TASK MATERIAL —
- - - - -

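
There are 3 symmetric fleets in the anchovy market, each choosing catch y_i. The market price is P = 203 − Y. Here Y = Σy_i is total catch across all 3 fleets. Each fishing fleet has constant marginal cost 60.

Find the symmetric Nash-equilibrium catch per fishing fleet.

A representative fishing fleet's profit is π_i = y_i(203 − Y) − 60y_i, with Y = y_i + Σ_{j≠i} y_j.
First-order condition: 143 − 2y_i − Σ_{j≠i} y_j = 0.
Imposing symmetry (y_j = y for all j) turns Σ_{j≠i} y_j into 2y, so 143 = 4y and y = 35.75.

35.75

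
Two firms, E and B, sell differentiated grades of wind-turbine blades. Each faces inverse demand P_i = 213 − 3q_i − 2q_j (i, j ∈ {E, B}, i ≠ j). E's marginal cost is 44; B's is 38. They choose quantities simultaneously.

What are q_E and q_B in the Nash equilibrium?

20.75, 22.25

Firm E's profit: π = q_E(213 − 3q_E − 2q_B) − 44q_E.
∂π/∂q_E = 169 − 6q_E − 2q_B = 0 ⇒ q_E = 169/6 − (1/3)q_B.
Similarly q_B = 175/6 − (1/3)q_E.
Solving the two reaction functions simultaneously: (1 − (−1/3)(−1/3))q_E = 169/6 − (1/3)·(175/6), so (8/9)q_E = 166/9 and q_E = 20.75.
Then q_B = 175/6 − (1/3)·20.75 = 22.25.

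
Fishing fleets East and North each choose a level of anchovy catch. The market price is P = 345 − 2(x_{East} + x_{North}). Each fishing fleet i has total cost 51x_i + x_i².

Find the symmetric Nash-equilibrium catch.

Fishing fleet East's profit: π = x_{East}(345 − 2(x_{East} + x_{North})) − 51x_{East} − x_{East}².
∂π/∂x_{East} = 294 − 6x_{East} − 2x_{North} = 0, so x_{East} = 49 − (1/3)x_{North}.
By symmetry x_{North} = x_{East}; substituting into the reaction function, (4/3)x_{East} = 49 and x_{East} = 36.75.

36.75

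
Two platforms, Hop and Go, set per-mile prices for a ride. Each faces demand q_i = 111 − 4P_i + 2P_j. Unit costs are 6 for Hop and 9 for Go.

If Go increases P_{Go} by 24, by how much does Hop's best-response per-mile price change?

Hop's profit: π = (P_{Hop} − 6)(111 − 4P_{Hop} + 2P_{Go}).
∂π/∂P_{Hop} = 135 − 8P_{Hop} + 2P_{Go} = 0 ⇒ P_{Hop} = 16.875 + 0.25P_{Go}.
The reaction-function slope is 0.25, so a 24-unit rise in P_{Go} moves P_{Hop} by 0.25 × 24 = 6. Hop's best response rises — the actions are strategic complements.

6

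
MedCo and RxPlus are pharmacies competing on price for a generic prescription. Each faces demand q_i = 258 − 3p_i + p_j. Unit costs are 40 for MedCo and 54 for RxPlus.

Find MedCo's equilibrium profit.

4062.72

MedCo's profit: π = (p_{MedCo} − 40)(258 − 3p_{MedCo} + p_{RxPlus}).
∂π/∂p_{MedCo} = 378 − 6p_{MedCo} + p_{RxPlus} = 0 ⇒ p_{MedCo} = 63 + (1/6)p_{RxPlus}.
Similarly p_{RxPlus} = 70 + (1/6)p_{MedCo}.
Plugging p_{RxPlus} into MedCo's best response: p_{MedCo} = 63 + (1/6)(70 + (1/6)p_{MedCo}) ⇒ (35/36)p_{MedCo} = 224/3, so p_{MedCo} = 76.8.
Then p_{RxPlus} = 70 + (1/6)·76.8 = 82.8.
q_{MedCo} = 258 − 3·76.8 + 82.8 = 110.4.
Profit = (76.8 − 40)·110.4 = 4062.72.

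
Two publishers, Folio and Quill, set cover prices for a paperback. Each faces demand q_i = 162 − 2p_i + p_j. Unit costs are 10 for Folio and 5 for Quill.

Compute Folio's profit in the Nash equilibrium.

5000

Folio's profit: π = (p_{Folio} − 10)(162 − 2p_{Folio} + p_{Quill}).
∂π/∂p_{Folio} = 182 − 4p_{Folio} + p_{Quill} = 0 ⇒ p_{Folio} = 45.5 + 0.25p_{Quill}.
Similarly p_{Quill} = 43 + 0.25p_{Folio}.
Substituting the second reaction function into the first: p_{Folio} = 45.5 + 0.25(43 + 0.25p_{Folio}), which gives 0.9375p_{Folio} = 56.25 ⇒ p_{Folio} = 60.
Then p_{Quill} = 43 + 0.25·60 = 58.
q_{Folio} = 162 − 2·60 + 58 = 100.
Profit = (60 − 10)·100 = 5000.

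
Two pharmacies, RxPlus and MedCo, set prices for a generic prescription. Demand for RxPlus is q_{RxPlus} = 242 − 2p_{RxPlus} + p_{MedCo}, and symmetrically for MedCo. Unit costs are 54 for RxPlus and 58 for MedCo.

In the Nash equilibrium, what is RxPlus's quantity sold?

126.4

RxPlus's profit: π = (p_{RxPlus} − 54)(242 − 2p_{RxPlus} + p_{MedCo}).
∂π/∂p_{RxPlus} = 350 − 4p_{RxPlus} + p_{MedCo} = 0 ⇒ p_{RxPlus} = 87.5 + 0.25p_{MedCo}.
Similarly p_{MedCo} = 89.5 + 0.25p_{RxPlus}.
Substituting the second reaction function into the first: p_{RxPlus} = 87.5 + 0.25(89.5 + 0.25p_{RxPlus}), which gives 0.9375p_{RxPlus} = 109.875 ⇒ p_{RxPlus} = 117.2.
Then p_{MedCo} = 89.5 + 0.25·117.2 = 118.8.
q_{RxPlus} = 242 − 2·117.2 + 118.8 = 126.4.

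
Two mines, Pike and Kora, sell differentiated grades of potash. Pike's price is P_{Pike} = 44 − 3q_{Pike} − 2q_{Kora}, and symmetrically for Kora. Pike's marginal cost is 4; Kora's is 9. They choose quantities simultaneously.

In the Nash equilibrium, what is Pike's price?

Mine Pike's profit: π = q_{Pike}(44 − 3q_{Pike} − 2q_{Kora}) − 4q_{Pike}.
∂π/∂q_{Pike} = 40 − 6q_{Pike} − 2q_{Kora} = 0 ⇒ q_{Pike} = 20/3 − (1/3)q_{Kora}.
Similarly q_{Kora} = 35/6 − (1/3)q_{Pike}.
Plugging q_{Kora} into Pike's best response: q_{Pike} = 20/3 − (1/3)(35/6 − (1/3)q_{Pike}) ⇒ (8/9)q_{Pike} = 85/18, so q_{Pike} = 5.3125.
Then q_{Kora} = 35/6 − (1/3)·5.3125 = 4.0625.
P_{Pike} = 44 − 3·5.3125 − 2·4.0625 = 19.9375.

19.9375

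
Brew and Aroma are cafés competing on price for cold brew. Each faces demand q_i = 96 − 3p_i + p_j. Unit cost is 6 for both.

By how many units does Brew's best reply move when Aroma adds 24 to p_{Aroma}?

4

Brew's profit: π = (p_{Brew} − 6)(96 − 3p_{Brew} + p_{Aroma}).
∂π/∂p_{Brew} = 114 − 6p_{Brew} + p_{Aroma} = 0 ⇒ p_{Brew} = 19 + (1/6)p_{Aroma}.
The reaction-function slope is 1/6, so a 24-unit rise in p_{Aroma} moves p_{Brew} by 1/6 × 24 = 4. Brew's best response rises — the actions are strategic complements.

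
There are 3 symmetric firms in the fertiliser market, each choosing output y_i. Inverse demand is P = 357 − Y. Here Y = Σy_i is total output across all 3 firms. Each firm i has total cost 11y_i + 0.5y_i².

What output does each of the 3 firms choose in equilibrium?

69.2

A representative firm's profit is π_i = y_i(357 − Y) − 11y_i − 0.5y_i², with Y = y_i + Σ_{j≠i} y_j.
First-order condition: 346 − 3y_i − Σ_{j≠i} y_j = 0.
Imposing symmetry (y_j = y for all j) turns Σ_{j≠i} y_j into 2y, so 346 = 5y and y = 69.2.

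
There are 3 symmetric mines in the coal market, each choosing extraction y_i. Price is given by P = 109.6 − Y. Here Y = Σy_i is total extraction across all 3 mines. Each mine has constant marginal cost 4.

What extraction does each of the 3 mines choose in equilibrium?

26.4

A representative mine's profit is π_i = y_i(109.6 − Y) − 4y_i, with Y = y_i + Σ_{j≠i} y_j.
First-order condition: 105.6 − 2y_i − Σ_{j≠i} y_j = 0.
With identical mines, set every y_j = y: then 105.6 − 2y − 2y = 0, i.e. y = 105.6/4 = 26.4.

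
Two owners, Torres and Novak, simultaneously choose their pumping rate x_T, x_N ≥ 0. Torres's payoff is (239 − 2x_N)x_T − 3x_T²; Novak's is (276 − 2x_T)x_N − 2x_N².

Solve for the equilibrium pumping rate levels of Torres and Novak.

20.2, 58.9

Expanding Torres's payoff: 239x_T − 2x_Nx_T − 3x_T².
∂π/∂x_T = 239 − 2x_N − 6x_T = 0, so x_T = 239/6 − (1/3)x_N.
Likewise for Novak: x_N = 69 − 0.5x_T.
Solving the two reaction functions simultaneously: (1 − (−1/3)(−0.5))x_T = 239/6 − (1/3)·69, so (5/6)x_T = 101/6 and x_T = 20.2.
Then x_N = 69 − 0.5·20.2 = 58.9.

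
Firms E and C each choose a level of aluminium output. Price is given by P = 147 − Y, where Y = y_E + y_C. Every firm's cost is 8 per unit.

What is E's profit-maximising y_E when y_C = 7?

66

Firm E's profit: π = y_E(147 − (y_E + y_C)) − 8y_E.
∂π/∂y_E = 139 − 2y_E − y_C = 0, so y_E = 69.5 − 0.5y_C.
At y_C = 7: y_E = 69.5 − 0.5·7 = 66.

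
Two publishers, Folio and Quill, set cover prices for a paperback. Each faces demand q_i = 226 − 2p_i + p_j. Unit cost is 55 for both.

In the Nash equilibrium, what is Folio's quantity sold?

Folio's profit: π = (p_{Folio} − 55)(226 − 2p_{Folio} + p_{Quill}).
∂π/∂p_{Folio} = 336 − 4p_{Folio} + p_{Quill} = 0 ⇒ p_{Folio} = 84 + 0.25p_{Quill}.
The game is symmetric, so in equilibrium p_{Quill} = p_{Folio}: the reaction function gives 0.75p_{Folio} = 84, hence p_{Folio} = 112.
q_{Folio} = 226 − 2·112 + 112 = 114.

114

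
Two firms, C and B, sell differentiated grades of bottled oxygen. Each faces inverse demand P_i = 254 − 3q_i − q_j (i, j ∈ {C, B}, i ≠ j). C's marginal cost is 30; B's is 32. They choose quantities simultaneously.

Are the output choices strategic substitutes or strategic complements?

strategic substitutes

Firm C's profit: π = q_C(254 − 3q_C − q_B) − 30q_C.
∂π/∂q_C = 224 − 6q_C − q_B = 0 ⇒ q_C = 112/3 − (1/6)q_B.
The best-response slope dq_C/dq_B = −1/6 < 0: the reaction function is downward-sloping, so the choices are strategic substitutes.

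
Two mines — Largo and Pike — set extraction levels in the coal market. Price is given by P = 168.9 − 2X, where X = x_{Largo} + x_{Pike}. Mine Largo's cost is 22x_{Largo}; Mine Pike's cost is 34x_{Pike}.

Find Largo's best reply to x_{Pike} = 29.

Mine Largo's profit: π = x_{Largo}(168.9 − 2(x_{Largo} + x_{Pike})) − 22x_{Largo}.
∂π/∂x_{Largo} = 146.9 − 4x_{Largo} − 2x_{Pike} = 0, so x_{Largo} = 36.725 − 0.5x_{Pike}.
At x_{Pike} = 29: x_{Largo} = 36.725 − 0.5·29 = 22.225.

22.225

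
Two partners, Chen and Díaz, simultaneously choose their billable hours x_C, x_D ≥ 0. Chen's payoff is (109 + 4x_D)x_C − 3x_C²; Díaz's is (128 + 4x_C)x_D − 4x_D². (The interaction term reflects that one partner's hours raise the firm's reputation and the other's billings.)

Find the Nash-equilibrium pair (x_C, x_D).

43.25, 37.625

Expanding Chen's payoff: 109x_C + 4x_Dx_C − 3x_C².
∂π/∂x_C = 109 + 4x_D − 6x_C = 0, so x_C = 109/6 + (2/3)x_D.
Likewise for Díaz: x_D = 16 + 0.5x_C.
Plugging x_D into Chen's best response: x_C = 109/6 + (2/3)(16 + 0.5x_C) ⇒ (2/3)x_C = 173/6, so x_C = 43.25.
Then x_D = 16 + 0.5·43.25 = 37.625.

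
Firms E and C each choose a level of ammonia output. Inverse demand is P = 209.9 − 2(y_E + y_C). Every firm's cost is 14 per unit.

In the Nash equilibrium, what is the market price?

79.3

Firm E's profit: π = y_E(209.9 − 2(y_E + y_C)) − 14y_E.
∂π/∂y_E = 195.9 − 4y_E − 2y_C = 0, so y_E = 48.975 − 0.5y_C.
By symmetry y_C = y_E; substituting into the reaction function, 1.5y_E = 48.975 and y_E = 32.65.
Equilibrium price: P = 209.9 − 2·65.3 = 79.3.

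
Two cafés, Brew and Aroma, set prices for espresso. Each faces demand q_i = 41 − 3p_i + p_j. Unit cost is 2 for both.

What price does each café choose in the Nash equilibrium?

Brew's profit: π = (p_{Brew} − 2)(41 − 3p_{Brew} + p_{Aroma}).
∂π/∂p_{Brew} = 47 − 6p_{Brew} + p_{Aroma} = 0 ⇒ p_{Brew} = 47/6 + (1/6)p_{Aroma}.
By symmetry p_{Aroma} = p_{Brew}; substituting into the reaction function, (5/6)p_{Brew} = 47/6 and p_{Brew} = 9.4.

9.4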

- - - - -

YOUR TASK — The lines to reproduce run from the one that contains "In the Nash equilibrium, what is the" through the last line above; copy them exactly.

RESPONSE —
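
In the Nash equilibrium, what is the market price?

79.3

Firm E's profit: π = y_E(209.9 − 2(y_E + y_C)) − 14y_E.
∂π/∂y_E = 195.9 − 4y_E − 2y_C = 0, so y_E = 48.975 − 0.5y_C.
By symmetry y_C = y_E; substituting into the reaction function, 1.5y_E = 48.975 and y_E = 32.65.
Equilibrium price: P = 209.9 − 2·65.3 = 79.3.

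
Two cafés, Brew and Aroma, set prices for espresso. Each faces demand q_i = 41 − 3p_i + p_j. Unit cost is 2 for both.

What price does each café choose in the Nash equilibrium?

Brew's profit: π = (p_{Brew} − 2)(41 − 3p_{Brew} + p_{Aroma}).
∂π/∂p_{Brew} = 47 − 6p_{Brew} + p_{Aroma} = 0 ⇒ p_{Brew} = 47/6 + (1/6)p_{Aroma}.
By symmetry p_{Aroma} = p_{Brew}; substituting into the reaction function, (5/6)p_{Brew} = 47/6 and p_{Brew} = 9.4.

9.4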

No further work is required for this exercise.